● Assignment: Report each line of the data that includes the word "manager".

Collected data:
::::
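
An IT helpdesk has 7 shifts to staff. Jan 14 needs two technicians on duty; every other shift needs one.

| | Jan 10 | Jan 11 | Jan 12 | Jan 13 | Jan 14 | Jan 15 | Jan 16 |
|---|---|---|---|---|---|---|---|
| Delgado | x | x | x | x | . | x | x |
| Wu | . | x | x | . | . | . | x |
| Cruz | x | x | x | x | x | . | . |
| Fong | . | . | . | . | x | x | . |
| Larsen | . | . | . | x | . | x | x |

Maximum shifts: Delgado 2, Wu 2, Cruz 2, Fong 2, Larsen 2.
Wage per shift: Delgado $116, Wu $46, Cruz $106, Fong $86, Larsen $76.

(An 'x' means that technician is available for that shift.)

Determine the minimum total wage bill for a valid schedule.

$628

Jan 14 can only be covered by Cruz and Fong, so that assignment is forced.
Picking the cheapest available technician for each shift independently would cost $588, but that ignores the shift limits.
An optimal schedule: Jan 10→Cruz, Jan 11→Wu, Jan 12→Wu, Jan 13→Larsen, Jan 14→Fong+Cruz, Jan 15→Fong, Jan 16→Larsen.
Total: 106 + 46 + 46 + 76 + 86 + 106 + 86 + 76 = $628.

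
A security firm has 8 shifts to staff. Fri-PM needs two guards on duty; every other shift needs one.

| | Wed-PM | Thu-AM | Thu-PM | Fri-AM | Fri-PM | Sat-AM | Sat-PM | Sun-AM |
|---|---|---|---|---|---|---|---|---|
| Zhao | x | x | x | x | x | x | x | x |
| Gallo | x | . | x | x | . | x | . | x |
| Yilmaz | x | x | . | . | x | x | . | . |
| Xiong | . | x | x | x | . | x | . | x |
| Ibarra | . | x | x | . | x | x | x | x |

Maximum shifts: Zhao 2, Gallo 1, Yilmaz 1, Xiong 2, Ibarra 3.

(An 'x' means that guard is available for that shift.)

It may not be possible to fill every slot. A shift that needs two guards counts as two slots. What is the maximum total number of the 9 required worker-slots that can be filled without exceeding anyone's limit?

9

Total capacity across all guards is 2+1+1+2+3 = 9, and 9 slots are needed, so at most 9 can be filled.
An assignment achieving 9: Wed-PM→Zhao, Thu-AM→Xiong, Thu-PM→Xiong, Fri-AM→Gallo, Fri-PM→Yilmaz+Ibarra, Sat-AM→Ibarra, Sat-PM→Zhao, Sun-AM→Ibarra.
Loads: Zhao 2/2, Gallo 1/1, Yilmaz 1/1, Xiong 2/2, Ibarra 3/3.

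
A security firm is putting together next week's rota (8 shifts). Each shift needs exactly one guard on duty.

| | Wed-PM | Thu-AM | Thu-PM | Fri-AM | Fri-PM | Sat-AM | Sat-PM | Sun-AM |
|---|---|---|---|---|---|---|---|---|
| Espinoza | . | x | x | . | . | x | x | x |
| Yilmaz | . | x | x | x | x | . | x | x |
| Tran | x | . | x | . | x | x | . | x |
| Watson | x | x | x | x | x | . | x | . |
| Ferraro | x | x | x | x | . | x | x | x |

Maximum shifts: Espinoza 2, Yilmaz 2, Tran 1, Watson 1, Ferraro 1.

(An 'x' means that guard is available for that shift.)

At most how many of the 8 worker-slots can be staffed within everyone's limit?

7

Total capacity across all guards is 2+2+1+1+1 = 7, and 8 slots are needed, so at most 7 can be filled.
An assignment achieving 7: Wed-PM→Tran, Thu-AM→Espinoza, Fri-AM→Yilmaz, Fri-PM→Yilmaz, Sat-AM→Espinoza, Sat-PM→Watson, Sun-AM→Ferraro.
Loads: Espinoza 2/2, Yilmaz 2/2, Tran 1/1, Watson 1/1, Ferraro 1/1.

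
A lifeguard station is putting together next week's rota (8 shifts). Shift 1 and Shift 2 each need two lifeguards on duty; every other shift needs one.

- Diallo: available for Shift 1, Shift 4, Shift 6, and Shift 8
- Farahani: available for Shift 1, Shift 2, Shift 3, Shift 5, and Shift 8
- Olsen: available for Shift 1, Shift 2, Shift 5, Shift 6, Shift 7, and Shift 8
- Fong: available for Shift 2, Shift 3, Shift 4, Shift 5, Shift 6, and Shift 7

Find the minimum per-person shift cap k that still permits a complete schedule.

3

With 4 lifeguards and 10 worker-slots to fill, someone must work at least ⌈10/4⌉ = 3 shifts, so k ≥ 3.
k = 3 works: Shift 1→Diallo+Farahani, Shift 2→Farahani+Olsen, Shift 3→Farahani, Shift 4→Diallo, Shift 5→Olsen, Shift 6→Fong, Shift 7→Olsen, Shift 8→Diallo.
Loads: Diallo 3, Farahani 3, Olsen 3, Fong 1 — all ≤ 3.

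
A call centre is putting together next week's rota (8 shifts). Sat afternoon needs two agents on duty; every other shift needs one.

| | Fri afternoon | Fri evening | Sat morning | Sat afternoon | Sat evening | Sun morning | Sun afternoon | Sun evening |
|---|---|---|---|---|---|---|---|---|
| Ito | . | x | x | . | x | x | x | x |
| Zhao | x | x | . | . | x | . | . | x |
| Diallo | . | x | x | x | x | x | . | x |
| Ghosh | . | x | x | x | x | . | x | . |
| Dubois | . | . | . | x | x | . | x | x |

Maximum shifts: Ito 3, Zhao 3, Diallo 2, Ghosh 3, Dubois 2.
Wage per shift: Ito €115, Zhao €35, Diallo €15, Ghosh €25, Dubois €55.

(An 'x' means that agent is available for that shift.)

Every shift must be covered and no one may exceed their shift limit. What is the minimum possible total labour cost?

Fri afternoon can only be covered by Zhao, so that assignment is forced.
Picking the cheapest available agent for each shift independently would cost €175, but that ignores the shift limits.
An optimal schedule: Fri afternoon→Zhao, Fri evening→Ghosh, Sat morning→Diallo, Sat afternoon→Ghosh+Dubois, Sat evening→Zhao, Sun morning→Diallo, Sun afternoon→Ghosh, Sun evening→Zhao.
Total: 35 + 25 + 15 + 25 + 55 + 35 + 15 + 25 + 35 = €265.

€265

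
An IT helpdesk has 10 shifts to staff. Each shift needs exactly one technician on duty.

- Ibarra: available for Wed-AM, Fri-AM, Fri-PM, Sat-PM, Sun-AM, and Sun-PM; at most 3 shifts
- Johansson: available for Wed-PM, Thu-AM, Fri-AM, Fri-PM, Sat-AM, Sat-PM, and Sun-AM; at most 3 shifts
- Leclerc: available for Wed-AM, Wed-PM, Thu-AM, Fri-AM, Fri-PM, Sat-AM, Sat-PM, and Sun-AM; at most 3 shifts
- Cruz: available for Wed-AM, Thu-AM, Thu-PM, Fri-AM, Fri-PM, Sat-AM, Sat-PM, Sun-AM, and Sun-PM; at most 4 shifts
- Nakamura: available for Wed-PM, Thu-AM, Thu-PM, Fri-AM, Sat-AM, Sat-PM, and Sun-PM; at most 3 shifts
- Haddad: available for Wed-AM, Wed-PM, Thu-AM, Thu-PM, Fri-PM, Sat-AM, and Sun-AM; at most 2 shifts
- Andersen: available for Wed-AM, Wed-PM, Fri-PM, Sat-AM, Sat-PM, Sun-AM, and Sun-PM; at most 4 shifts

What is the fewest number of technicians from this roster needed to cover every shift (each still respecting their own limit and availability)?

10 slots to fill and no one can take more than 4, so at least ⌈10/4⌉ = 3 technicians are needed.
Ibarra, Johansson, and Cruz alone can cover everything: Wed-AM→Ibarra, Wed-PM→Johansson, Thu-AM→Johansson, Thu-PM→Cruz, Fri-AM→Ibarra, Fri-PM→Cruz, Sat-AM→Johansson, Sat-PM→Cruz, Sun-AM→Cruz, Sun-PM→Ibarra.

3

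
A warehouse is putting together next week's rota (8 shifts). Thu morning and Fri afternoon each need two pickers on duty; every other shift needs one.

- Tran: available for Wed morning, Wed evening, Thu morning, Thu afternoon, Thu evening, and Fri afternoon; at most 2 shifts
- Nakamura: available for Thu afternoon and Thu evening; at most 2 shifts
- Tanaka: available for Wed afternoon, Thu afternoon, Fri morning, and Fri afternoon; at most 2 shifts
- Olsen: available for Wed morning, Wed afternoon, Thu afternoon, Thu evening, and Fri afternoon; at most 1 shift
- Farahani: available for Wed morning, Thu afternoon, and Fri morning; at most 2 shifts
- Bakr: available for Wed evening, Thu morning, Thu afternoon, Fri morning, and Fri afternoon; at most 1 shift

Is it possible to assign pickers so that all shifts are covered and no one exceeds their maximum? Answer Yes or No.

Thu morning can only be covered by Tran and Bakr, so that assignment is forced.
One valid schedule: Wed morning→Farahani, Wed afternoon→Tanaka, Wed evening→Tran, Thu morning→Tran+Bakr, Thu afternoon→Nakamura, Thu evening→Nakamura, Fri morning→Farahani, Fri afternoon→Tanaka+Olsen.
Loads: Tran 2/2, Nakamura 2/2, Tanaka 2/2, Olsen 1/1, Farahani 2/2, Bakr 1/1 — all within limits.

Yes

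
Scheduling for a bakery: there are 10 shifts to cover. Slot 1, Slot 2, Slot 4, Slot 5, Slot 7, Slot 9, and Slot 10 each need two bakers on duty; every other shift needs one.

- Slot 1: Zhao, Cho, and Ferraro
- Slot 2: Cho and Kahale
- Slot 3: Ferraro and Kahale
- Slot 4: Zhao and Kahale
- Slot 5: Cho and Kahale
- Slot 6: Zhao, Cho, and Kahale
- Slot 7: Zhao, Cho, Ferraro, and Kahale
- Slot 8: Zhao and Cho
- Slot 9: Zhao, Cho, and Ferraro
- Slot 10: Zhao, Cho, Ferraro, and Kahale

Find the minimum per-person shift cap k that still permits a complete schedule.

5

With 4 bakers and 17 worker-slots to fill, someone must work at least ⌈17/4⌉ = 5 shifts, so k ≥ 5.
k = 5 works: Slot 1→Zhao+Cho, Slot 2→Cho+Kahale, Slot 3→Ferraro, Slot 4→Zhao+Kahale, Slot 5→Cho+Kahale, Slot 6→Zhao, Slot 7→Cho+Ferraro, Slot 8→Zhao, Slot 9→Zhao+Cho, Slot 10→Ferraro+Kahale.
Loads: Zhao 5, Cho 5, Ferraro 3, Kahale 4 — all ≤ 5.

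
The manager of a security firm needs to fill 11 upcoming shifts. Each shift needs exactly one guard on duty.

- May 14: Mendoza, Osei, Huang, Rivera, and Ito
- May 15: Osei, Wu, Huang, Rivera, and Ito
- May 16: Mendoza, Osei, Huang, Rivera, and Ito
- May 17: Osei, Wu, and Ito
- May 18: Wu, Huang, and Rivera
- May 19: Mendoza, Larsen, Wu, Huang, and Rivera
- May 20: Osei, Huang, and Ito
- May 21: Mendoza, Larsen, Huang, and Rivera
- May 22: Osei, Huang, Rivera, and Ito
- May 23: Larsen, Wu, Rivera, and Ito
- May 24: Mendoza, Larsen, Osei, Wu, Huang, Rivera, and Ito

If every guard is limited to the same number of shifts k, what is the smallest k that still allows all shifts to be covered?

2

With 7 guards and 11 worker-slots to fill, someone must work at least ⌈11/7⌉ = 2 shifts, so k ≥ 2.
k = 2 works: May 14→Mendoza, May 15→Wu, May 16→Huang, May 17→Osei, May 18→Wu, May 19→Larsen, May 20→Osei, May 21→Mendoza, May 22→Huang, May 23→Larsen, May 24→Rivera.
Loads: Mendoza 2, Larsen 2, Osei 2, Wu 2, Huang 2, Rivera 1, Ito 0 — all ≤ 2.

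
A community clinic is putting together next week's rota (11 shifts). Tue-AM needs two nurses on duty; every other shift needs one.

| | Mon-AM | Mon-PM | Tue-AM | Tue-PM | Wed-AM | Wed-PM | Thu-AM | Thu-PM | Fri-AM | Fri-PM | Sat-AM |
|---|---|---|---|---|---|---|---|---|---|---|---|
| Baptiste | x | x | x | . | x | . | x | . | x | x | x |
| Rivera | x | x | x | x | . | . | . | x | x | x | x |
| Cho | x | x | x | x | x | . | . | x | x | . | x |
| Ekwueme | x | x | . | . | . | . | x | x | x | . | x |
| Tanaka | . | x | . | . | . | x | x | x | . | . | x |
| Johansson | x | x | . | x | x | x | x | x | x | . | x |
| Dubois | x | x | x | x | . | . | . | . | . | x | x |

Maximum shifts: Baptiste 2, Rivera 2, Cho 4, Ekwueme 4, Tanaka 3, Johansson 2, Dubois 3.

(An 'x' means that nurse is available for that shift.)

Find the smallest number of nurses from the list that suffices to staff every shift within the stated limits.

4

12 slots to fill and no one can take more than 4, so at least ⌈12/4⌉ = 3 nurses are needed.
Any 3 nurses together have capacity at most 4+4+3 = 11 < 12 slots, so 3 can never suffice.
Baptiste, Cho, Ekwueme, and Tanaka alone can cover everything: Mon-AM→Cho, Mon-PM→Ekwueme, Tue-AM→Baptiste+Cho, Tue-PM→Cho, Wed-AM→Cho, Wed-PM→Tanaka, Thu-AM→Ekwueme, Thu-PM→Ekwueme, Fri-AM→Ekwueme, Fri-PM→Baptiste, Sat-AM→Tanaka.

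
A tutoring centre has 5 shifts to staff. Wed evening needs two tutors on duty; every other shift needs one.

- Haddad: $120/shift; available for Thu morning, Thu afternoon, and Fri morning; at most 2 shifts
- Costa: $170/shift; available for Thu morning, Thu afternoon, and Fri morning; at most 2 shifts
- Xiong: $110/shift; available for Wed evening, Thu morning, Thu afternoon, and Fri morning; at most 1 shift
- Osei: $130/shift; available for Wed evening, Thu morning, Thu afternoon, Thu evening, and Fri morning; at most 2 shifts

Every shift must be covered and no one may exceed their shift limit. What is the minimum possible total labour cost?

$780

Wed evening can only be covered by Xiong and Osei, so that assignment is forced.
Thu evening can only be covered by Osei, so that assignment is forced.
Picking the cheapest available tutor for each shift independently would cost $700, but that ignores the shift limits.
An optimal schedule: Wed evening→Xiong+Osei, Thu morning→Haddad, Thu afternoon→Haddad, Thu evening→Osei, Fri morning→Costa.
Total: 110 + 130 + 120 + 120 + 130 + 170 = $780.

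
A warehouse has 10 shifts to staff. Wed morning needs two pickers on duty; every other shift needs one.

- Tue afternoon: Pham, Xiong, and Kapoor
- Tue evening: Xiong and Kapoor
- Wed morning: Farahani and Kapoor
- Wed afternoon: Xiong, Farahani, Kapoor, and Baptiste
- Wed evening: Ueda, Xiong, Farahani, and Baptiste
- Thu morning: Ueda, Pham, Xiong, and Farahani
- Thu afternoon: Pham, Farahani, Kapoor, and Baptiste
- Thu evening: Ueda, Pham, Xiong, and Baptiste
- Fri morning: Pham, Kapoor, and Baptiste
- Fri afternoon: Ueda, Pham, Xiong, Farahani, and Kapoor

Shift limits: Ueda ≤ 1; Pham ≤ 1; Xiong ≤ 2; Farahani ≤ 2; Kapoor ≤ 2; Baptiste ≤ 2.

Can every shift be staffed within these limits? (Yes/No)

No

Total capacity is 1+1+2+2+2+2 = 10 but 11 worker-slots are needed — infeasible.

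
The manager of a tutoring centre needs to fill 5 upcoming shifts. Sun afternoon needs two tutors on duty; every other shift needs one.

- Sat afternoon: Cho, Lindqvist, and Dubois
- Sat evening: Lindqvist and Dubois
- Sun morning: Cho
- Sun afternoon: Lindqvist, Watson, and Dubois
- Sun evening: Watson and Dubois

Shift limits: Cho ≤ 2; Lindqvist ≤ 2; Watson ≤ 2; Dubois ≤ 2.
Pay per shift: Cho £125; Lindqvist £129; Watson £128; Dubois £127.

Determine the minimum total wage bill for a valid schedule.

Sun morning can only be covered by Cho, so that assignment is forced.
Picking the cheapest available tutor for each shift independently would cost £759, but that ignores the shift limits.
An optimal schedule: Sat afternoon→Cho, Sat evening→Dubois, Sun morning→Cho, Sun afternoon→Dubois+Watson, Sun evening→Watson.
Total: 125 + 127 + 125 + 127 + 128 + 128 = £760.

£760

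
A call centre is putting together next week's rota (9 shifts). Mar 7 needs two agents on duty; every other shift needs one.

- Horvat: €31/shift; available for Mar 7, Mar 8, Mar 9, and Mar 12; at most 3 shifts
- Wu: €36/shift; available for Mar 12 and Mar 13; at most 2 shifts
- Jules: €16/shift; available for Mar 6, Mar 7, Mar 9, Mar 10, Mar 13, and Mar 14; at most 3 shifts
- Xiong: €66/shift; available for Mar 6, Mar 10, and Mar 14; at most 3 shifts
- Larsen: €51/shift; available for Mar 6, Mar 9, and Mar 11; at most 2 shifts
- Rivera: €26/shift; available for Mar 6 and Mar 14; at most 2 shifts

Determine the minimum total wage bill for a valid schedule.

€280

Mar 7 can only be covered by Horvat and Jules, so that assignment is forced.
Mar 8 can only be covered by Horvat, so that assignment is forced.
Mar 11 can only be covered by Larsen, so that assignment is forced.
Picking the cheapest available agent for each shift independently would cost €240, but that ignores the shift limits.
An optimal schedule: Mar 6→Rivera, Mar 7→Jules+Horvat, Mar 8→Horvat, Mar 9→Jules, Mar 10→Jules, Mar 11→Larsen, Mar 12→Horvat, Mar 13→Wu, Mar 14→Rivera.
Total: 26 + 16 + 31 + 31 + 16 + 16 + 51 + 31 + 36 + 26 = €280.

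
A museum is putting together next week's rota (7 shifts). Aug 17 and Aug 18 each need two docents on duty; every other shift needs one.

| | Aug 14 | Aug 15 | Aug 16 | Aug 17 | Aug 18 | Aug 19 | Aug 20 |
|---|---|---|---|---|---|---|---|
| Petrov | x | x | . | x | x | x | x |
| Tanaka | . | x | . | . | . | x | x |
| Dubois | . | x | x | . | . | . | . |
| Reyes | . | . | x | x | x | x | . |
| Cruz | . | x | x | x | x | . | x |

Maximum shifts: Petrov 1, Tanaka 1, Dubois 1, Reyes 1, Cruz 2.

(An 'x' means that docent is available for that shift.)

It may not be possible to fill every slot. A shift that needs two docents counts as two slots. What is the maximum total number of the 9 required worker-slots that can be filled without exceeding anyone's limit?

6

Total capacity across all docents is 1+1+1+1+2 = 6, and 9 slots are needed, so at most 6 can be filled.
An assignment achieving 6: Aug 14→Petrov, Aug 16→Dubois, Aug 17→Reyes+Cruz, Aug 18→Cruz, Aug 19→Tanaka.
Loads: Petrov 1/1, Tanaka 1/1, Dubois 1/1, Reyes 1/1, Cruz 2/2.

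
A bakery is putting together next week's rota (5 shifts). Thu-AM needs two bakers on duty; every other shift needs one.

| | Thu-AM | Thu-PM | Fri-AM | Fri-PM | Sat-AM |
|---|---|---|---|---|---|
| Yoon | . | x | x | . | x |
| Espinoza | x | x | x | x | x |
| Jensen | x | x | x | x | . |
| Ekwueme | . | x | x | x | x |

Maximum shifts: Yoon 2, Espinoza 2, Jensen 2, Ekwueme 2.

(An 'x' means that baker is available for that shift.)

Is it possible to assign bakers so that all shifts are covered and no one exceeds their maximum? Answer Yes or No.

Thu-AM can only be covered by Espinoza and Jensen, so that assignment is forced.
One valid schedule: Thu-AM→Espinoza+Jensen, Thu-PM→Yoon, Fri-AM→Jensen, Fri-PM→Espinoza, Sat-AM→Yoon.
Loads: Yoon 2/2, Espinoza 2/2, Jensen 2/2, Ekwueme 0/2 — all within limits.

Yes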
::::
● Problem solution:
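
The manager of a security firm needs to fill 11 upcoming shifts. Each shift needs exactly one guard on duty.
The manager of a tutoring centre needs to fill 5 upcoming shifts. Sun afternoon needs two tutors on duty; every other shift needs one.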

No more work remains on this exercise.